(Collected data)
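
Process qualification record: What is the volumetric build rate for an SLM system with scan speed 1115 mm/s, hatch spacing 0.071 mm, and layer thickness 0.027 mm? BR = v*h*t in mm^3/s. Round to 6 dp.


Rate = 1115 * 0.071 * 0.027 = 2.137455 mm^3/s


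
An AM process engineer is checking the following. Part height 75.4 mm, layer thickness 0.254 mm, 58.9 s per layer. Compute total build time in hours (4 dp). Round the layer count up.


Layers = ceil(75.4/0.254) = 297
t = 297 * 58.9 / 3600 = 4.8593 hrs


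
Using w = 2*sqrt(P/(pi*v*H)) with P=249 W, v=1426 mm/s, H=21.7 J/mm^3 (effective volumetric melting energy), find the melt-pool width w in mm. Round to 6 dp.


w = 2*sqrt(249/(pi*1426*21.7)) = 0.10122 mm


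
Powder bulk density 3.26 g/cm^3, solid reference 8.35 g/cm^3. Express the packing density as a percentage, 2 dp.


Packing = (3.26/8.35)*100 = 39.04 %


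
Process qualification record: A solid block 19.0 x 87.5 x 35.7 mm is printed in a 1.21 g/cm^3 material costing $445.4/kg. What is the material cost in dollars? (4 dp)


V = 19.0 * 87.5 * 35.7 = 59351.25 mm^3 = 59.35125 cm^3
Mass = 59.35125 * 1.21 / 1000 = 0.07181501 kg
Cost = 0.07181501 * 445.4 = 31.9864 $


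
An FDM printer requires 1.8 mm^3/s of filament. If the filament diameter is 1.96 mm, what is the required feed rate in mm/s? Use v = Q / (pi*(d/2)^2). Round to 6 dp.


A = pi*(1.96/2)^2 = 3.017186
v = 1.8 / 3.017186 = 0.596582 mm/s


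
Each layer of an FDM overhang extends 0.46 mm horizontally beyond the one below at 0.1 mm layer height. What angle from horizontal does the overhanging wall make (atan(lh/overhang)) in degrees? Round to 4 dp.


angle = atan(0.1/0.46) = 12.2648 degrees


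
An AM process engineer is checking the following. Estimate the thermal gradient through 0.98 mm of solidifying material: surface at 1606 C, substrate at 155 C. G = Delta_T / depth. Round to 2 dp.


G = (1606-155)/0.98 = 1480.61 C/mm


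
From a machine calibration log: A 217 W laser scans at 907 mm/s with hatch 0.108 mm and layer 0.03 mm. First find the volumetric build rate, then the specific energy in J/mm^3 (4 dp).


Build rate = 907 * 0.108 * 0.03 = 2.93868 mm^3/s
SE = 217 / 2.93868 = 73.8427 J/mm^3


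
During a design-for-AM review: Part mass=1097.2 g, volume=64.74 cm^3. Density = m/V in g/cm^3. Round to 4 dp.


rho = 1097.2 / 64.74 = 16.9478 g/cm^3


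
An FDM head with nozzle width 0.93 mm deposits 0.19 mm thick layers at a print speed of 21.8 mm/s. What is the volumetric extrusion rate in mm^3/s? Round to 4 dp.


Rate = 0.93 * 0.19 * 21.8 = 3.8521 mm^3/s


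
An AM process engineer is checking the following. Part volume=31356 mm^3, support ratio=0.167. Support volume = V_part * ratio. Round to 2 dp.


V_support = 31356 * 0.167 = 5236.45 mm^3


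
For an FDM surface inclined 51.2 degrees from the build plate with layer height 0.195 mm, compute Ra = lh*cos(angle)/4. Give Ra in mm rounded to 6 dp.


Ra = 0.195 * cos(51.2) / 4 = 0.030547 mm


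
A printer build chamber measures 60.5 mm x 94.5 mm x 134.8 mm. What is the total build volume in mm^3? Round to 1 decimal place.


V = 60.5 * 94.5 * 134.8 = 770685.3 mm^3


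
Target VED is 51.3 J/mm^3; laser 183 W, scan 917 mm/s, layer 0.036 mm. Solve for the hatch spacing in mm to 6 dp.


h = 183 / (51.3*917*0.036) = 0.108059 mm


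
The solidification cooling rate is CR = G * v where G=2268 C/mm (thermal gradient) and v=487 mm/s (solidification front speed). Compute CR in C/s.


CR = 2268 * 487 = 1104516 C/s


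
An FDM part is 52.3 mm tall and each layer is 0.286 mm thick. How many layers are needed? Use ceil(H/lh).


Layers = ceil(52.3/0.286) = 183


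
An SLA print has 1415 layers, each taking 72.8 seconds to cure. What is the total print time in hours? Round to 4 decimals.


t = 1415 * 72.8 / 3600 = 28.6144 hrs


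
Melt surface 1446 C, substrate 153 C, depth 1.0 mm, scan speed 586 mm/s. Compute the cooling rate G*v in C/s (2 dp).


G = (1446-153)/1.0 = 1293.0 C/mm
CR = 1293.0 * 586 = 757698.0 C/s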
...
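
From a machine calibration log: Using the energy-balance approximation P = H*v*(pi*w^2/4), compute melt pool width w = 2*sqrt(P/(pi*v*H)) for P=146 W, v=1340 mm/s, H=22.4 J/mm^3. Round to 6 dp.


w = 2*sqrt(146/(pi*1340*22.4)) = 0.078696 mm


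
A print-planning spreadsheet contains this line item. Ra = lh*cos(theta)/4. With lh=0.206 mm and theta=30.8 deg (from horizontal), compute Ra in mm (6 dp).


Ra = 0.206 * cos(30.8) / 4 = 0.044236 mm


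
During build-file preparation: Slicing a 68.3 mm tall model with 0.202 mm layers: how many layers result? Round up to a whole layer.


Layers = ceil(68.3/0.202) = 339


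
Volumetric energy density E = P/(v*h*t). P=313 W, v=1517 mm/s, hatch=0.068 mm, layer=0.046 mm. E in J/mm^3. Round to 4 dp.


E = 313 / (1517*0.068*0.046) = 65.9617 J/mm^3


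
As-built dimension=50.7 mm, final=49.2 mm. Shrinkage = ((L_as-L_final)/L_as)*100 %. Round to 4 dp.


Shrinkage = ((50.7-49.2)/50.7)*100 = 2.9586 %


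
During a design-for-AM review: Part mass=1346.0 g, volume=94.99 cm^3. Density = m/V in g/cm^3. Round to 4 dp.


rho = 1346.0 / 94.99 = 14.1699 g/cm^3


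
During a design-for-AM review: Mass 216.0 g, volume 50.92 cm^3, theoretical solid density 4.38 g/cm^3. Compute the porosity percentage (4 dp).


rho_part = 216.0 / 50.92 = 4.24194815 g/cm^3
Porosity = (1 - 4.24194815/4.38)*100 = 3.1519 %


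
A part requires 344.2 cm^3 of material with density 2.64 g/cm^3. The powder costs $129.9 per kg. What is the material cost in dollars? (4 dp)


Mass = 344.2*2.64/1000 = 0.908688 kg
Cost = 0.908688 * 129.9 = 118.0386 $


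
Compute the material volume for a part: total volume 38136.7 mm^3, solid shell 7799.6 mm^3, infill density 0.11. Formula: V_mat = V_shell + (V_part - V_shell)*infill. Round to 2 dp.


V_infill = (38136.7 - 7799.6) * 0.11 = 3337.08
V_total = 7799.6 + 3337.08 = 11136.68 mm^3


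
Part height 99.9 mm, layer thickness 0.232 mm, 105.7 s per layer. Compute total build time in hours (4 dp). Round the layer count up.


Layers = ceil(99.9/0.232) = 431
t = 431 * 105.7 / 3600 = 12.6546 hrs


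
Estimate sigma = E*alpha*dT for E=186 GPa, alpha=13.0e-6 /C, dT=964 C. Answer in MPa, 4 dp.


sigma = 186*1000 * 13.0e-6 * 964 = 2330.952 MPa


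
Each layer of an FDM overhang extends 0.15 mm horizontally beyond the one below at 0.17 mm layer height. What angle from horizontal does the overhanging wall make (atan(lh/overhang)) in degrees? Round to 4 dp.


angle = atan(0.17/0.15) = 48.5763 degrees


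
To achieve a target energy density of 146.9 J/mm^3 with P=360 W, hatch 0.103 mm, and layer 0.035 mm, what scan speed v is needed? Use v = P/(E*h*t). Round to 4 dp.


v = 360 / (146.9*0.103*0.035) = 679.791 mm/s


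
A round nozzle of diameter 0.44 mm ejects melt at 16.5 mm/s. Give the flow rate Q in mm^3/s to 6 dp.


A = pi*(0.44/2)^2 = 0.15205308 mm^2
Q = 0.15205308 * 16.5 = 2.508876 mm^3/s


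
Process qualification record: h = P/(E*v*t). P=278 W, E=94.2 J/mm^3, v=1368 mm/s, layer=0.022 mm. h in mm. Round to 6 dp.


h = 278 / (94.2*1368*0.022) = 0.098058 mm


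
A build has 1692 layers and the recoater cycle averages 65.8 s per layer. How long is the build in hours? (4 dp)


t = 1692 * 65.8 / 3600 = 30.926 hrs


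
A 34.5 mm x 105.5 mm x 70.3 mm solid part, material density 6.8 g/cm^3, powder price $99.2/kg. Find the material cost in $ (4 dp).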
---
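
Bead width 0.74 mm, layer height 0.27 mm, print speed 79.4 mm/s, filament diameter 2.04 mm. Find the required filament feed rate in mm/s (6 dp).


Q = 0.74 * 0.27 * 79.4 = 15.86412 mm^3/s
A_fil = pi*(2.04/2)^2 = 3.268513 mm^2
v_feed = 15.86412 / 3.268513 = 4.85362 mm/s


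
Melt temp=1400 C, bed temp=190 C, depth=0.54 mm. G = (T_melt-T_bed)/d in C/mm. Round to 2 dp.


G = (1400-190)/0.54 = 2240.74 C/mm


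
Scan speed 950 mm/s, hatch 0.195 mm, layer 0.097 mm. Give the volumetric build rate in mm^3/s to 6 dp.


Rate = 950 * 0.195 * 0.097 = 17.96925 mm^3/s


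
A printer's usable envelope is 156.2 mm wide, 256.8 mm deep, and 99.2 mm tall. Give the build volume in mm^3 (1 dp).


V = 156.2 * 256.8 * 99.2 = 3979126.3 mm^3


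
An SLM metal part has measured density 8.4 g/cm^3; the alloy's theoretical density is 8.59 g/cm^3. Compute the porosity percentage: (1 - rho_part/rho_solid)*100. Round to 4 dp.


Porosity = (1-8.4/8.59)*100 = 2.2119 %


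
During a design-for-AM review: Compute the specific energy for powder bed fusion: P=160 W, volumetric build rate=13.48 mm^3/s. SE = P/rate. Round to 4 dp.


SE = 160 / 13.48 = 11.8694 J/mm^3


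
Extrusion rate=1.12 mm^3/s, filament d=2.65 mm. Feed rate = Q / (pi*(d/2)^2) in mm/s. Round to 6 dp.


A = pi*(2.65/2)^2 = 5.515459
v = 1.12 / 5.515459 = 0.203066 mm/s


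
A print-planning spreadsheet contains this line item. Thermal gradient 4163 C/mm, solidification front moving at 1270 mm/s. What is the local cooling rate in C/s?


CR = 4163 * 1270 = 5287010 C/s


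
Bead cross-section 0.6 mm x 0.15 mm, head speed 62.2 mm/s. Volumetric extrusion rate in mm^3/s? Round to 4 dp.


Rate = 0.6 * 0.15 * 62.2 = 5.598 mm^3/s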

■ Assignment ■
Set down precisely the lines above between the line holding "Process qualification record: h" and the line holding "A 34.5 mm x", inclusive, and nothing beyond them.

■ Response to the task ■
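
Process qualification record: h = P/(E*v*t). P=278 W, E=94.2 J/mm^3, v=1368 mm/s, layer=0.022 mm. h in mm. Round to 6 dp.


h = 278 / (94.2*1368*0.022) = 0.098058 mm


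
A build has 1692 layers and the recoater cycle averages 65.8 s per layer. How long is the build in hours? (4 dp)


t = 1692 * 65.8 / 3600 = 30.926 hrs


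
A 34.5 mm x 105.5 mm x 70.3 mm solid part, material density 6.8 g/cm^3, powder price $99.2/kg. Find the material cost in $ (4 dp).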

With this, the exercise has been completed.